++++ MATERIAL SUPPLIED ++++

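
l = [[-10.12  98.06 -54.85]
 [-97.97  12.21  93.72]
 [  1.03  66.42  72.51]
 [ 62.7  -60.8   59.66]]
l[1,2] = 93.72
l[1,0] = -97.97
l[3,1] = -60.8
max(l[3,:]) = 62.7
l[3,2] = 59.66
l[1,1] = 12.21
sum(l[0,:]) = 33.089999999999996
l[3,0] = 62.7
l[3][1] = -60.8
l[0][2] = -54.85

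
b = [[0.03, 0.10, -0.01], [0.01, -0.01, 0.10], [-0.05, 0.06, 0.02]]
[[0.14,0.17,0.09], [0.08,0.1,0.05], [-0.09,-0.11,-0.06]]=b@[[2.78,3.46,1.73], [0.63,0.78,0.39], [0.62,0.78,0.39]]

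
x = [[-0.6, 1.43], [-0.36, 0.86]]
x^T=[[-0.60, -0.36],[1.43, 0.86]]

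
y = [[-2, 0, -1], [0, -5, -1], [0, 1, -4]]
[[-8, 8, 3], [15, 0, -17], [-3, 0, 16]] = y@[[4, -4, 0], [-3, 0, 4], [0, 0, -3]]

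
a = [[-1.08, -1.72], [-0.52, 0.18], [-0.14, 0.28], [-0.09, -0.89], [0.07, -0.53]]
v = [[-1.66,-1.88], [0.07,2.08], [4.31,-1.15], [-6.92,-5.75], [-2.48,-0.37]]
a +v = [[-2.74, -3.6],  [-0.45, 2.26],  [4.17, -0.87],  [-7.01, -6.64],  [-2.41, -0.90]]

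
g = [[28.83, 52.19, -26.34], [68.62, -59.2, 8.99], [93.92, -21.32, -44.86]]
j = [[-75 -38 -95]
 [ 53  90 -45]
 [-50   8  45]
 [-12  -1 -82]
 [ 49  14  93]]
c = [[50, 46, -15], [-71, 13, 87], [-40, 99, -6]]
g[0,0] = 28.83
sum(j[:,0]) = -35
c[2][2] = -6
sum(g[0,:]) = 54.67999999999999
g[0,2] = -26.34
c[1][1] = 13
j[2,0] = -50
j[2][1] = 8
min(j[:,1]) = -38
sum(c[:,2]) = 66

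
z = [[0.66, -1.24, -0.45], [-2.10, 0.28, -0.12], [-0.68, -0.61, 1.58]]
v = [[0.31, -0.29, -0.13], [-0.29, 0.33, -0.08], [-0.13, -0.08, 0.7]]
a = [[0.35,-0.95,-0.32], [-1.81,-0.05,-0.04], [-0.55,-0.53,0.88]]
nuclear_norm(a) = 3.92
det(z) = -4.63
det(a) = -1.86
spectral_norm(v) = 0.74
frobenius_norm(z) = 3.16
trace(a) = 1.18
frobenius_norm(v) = 0.95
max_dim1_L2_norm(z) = 2.12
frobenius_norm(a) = 2.40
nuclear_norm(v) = 1.34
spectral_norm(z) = 2.43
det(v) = -0.00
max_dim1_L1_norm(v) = 0.91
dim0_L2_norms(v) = [0.44, 0.45, 0.72]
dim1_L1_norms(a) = [1.62, 1.9, 1.96]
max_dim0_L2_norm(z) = 2.3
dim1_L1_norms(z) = [2.35, 2.5, 2.87]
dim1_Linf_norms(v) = [0.31, 0.33, 0.7]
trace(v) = 1.34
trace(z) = 2.52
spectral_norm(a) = 1.95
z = a + v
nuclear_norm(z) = 5.24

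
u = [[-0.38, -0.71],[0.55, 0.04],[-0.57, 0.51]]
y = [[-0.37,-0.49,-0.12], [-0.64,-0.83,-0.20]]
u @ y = [[0.6, 0.78, 0.19],[-0.23, -0.30, -0.07],[-0.12, -0.14, -0.03]]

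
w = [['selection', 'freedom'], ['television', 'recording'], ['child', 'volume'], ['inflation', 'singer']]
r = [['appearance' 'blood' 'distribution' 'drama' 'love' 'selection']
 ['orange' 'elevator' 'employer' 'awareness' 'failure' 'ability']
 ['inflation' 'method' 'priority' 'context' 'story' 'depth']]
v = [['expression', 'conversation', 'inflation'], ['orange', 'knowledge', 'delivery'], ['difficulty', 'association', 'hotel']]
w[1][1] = 'recording'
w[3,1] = 'singer'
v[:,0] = ['expression', 'orange', 'difficulty']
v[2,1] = 'association'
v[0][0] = 'expression'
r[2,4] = 'story'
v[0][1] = 'conversation'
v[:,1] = ['conversation', 'knowledge', 'association']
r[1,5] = 'ability'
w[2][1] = 'volume'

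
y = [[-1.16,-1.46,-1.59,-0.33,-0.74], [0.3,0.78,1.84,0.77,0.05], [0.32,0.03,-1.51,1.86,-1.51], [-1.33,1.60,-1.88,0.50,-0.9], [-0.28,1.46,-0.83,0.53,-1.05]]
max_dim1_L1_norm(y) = 6.21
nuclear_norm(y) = 10.63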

++++

BRIEF: Everything in the listing above should be duplicated exactly.

OUTPUT OF THE TASK:
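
l = [[-10.12  98.06 -54.85]
 [-97.97  12.21  93.72]
 [  1.03  66.42  72.51]
 [ 62.7  -60.8   59.66]]
l[1,2] = 93.72
l[1,0] = -97.97
l[3,1] = -60.8
max(l[3,:]) = 62.7
l[3,2] = 59.66
l[1,1] = 12.21
sum(l[0,:]) = 33.089999999999996
l[3,0] = 62.7
l[3][1] = -60.8
l[0][2] = -54.85

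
b = [[0.03, 0.10, -0.01], [0.01, -0.01, 0.10], [-0.05, 0.06, 0.02]]
[[0.14,0.17,0.09], [0.08,0.1,0.05], [-0.09,-0.11,-0.06]]=b@[[2.78,3.46,1.73], [0.63,0.78,0.39], [0.62,0.78,0.39]]

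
x = [[-0.6, 1.43], [-0.36, 0.86]]
x^T=[[-0.60, -0.36],[1.43, 0.86]]

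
y = [[-2, 0, -1], [0, -5, -1], [0, 1, -4]]
[[-8, 8, 3], [15, 0, -17], [-3, 0, 16]] = y@[[4, -4, 0], [-3, 0, 4], [0, 0, -3]]

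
a = [[-1.08, -1.72], [-0.52, 0.18], [-0.14, 0.28], [-0.09, -0.89], [0.07, -0.53]]
v = [[-1.66,-1.88], [0.07,2.08], [4.31,-1.15], [-6.92,-5.75], [-2.48,-0.37]]
a +v = [[-2.74, -3.6],  [-0.45, 2.26],  [4.17, -0.87],  [-7.01, -6.64],  [-2.41, -0.90]]

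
g = [[28.83, 52.19, -26.34], [68.62, -59.2, 8.99], [93.92, -21.32, -44.86]]
j = [[-75 -38 -95]
 [ 53  90 -45]
 [-50   8  45]
 [-12  -1 -82]
 [ 49  14  93]]
c = [[50, 46, -15], [-71, 13, 87], [-40, 99, -6]]
g[0,0] = 28.83
sum(j[:,0]) = -35
c[2][2] = -6
sum(g[0,:]) = 54.67999999999999
g[0,2] = -26.34
c[1][1] = 13
j[2,0] = -50
j[2][1] = 8
min(j[:,1]) = -38
sum(c[:,2]) = 66

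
z = [[0.66, -1.24, -0.45], [-2.10, 0.28, -0.12], [-0.68, -0.61, 1.58]]
v = [[0.31, -0.29, -0.13], [-0.29, 0.33, -0.08], [-0.13, -0.08, 0.7]]
a = [[0.35,-0.95,-0.32], [-1.81,-0.05,-0.04], [-0.55,-0.53,0.88]]
nuclear_norm(a) = 3.92
det(z) = -4.63
det(a) = -1.86
spectral_norm(v) = 0.74
frobenius_norm(z) = 3.16
trace(a) = 1.18
frobenius_norm(v) = 0.95
max_dim1_L2_norm(z) = 2.12
frobenius_norm(a) = 2.40
nuclear_norm(v) = 1.34
spectral_norm(z) = 2.43
det(v) = -0.00
max_dim1_L1_norm(v) = 0.91
dim0_L2_norms(v) = [0.44, 0.45, 0.72]
dim1_L1_norms(a) = [1.62, 1.9, 1.96]
max_dim0_L2_norm(z) = 2.3
dim1_L1_norms(z) = [2.35, 2.5, 2.87]
dim1_Linf_norms(v) = [0.31, 0.33, 0.7]
trace(v) = 1.34
trace(z) = 2.52
spectral_norm(a) = 1.95
z = a + v
nuclear_norm(z) = 5.24

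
u = [[-0.38, -0.71],[0.55, 0.04],[-0.57, 0.51]]
y = [[-0.37,-0.49,-0.12], [-0.64,-0.83,-0.20]]
u @ y = [[0.6, 0.78, 0.19],[-0.23, -0.30, -0.07],[-0.12, -0.14, -0.03]]

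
w = [['selection', 'freedom'], ['television', 'recording'], ['child', 'volume'], ['inflation', 'singer']]
r = [['appearance' 'blood' 'distribution' 'drama' 'love' 'selection']
 ['orange' 'elevator' 'employer' 'awareness' 'failure' 'ability']
 ['inflation' 'method' 'priority' 'context' 'story' 'depth']]
v = [['expression', 'conversation', 'inflation'], ['orange', 'knowledge', 'delivery'], ['difficulty', 'association', 'hotel']]
w[1][1] = 'recording'
w[3,1] = 'singer'
v[:,0] = ['expression', 'orange', 'difficulty']
v[2,1] = 'association'
v[0][0] = 'expression'
r[2,4] = 'story'
v[0][1] = 'conversation'
v[:,1] = ['conversation', 'knowledge', 'association']
r[1,5] = 'ability'
w[2][1] = 'volume'

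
y = [[-1.16,-1.46,-1.59,-0.33,-0.74], [0.3,0.78,1.84,0.77,0.05], [0.32,0.03,-1.51,1.86,-1.51], [-1.33,1.60,-1.88,0.50,-0.9], [-0.28,1.46,-0.83,0.53,-1.05]]
max_dim1_L1_norm(y) = 6.21
nuclear_norm(y) = 10.63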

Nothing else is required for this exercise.